Print the whole listing again, exactly as it stands.

Source data:
'''

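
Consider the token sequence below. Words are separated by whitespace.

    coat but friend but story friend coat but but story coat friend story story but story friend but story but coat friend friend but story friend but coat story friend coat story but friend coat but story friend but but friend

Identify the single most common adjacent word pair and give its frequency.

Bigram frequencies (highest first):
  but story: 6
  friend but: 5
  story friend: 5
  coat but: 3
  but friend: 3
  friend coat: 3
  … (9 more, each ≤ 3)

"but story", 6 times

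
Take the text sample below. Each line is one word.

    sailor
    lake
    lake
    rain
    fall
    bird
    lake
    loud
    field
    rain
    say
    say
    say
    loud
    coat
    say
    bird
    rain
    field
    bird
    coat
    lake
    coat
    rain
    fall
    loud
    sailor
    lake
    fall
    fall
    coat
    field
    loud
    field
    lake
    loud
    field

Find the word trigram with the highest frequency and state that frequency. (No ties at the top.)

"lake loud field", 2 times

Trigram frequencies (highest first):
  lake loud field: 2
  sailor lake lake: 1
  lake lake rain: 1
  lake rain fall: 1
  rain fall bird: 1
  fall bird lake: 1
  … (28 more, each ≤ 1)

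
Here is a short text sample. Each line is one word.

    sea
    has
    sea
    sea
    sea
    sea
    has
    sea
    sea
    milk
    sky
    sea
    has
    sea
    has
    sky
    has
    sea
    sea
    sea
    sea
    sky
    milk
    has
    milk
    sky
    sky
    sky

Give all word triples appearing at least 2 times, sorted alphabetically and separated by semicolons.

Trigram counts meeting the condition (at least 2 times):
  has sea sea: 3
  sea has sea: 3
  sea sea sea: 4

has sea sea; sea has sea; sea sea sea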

'''

Reply to the task:
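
Consider the token sequence below. Words are separated by whitespace.

    coat but friend but story friend coat but but story coat friend story story but story friend but story but coat friend friend but story friend but coat story friend coat story but friend coat but story friend but but friend

Identify the single most common adjacent word pair and give its frequency.

Bigram frequencies (highest first):
  but story: 6
  friend but: 5
  story friend: 5
  coat but: 3
  but friend: 3
  friend coat: 3
  … (9 more, each ≤ 3)

"but story", 6 times

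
Take the text sample below. Each line is one word.

    sailor
    lake
    lake
    rain
    fall
    bird
    lake
    loud
    field
    rain
    say
    say
    say
    loud
    coat
    say
    bird
    rain
    field
    bird
    coat
    lake
    coat
    rain
    fall
    loud
    sailor
    lake
    fall
    fall
    coat
    field
    loud
    field
    lake
    loud
    field

Find the word trigram with the highest frequency and state that frequency. (No ties at the top.)

"lake loud field", 2 times

Trigram frequencies (highest first):
  lake loud field: 2
  sailor lake lake: 1
  lake lake rain: 1
  lake rain fall: 1
  rain fall bird: 1
  fall bird lake: 1
  … (28 more, each ≤ 1)

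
Here is a short text sample. Each line is one word.

    sea
    has
    sea
    sea
    sea
    sea
    has
    sea
    sea
    milk
    sky
    sea
    has
    sea
    has
    sky
    has
    sea
    sea
    sea
    sea
    sky
    milk
    has
    milk
    sky
    sky
    sky

Give all word triples appearing at least 2 times, sorted alphabetically and separated by semicolons.

Trigram counts meeting the condition (at least 2 times):
  has sea sea: 3
  sea has sea: 3
  sea sea sea: 4

has sea sea; sea has sea; sea sea sea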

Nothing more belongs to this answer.